### Problem to work on
An exact copy of all the data below is needed.

(Available data Opens)

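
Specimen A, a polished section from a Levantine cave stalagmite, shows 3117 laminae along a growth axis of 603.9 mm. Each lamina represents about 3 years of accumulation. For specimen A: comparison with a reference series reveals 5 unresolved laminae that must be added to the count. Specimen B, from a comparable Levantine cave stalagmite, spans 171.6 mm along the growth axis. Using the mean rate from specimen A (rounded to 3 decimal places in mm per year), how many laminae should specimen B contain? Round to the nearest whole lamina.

894 laminae

Specimen A: adjusted count: 3117 + 5 = 3122 laminae.
Specimen A: multiplying by 3 years per lamina: 3122 × 3 = 9366 years.
A: 603.9 mm over 9366 years gives 603.9 / 9366 ≈ 0.064 mm per year.
B spans 171.6 / 0.064 = 2681.25 years; at 3 years per lamina that is 2681.25 / 3 ≈ 894 laminae.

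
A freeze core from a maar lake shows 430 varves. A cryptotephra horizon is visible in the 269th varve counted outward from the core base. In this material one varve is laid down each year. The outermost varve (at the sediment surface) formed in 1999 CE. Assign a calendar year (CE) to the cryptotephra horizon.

1838 CE

Between varve 269 and the sediment surface there are 430 − 269 = 161 varves.
1999 − 161 = 1838 CE.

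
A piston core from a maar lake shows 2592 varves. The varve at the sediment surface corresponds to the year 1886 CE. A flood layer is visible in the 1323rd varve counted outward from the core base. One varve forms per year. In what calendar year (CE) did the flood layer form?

Between varve 1323 and the sediment surface there are 2592 − 1323 = 1269 varves.
Counting back 1269 years from 1886 CE places the flood layer in 1886 − 1269 = 617 CE.

617 CE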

(Available data Closes)

### Written solution
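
Specimen A, a polished section from a Levantine cave stalagmite, shows 3117 laminae along a growth axis of 603.9 mm. Each lamina represents about 3 years of accumulation. For specimen A: comparison with a reference series reveals 5 unresolved laminae that must be added to the count. Specimen B, from a comparable Levantine cave stalagmite, spans 171.6 mm along the growth axis. Using the mean rate from specimen A (rounded to 3 decimal places in mm per year), how many laminae should specimen B contain? Round to the nearest whole lamina.

894 laminae

Specimen A: adjusted count: 3117 + 5 = 3122 laminae.
Specimen A: multiplying by 3 years per lamina: 3122 × 3 = 9366 years.
A: 603.9 mm over 9366 years gives 603.9 / 9366 ≈ 0.064 mm per year.
B spans 171.6 / 0.064 = 2681.25 years; at 3 years per lamina that is 2681.25 / 3 ≈ 894 laminae.

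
A freeze core from a maar lake shows 430 varves. A cryptotephra horizon is visible in the 269th varve counted outward from the core base. In this material one varve is laid down each year. The outermost varve (at the sediment surface) formed in 1999 CE. Assign a calendar year (CE) to the cryptotephra horizon.

1838 CE

Between varve 269 and the sediment surface there are 430 − 269 = 161 varves.
1999 − 161 = 1838 CE.

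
A piston core from a maar lake shows 2592 varves. The varve at the sediment surface corresponds to the year 1886 CE. A flood layer is visible in the 1323rd varve counted outward from the core base. One varve forms per year. In what calendar year (CE) did the flood layer form?

Between varve 1323 and the sediment surface there are 2592 − 1323 = 1269 varves.
Counting back 1269 years from 1886 CE places the flood layer in 1886 − 1269 = 617 CE.

617 CE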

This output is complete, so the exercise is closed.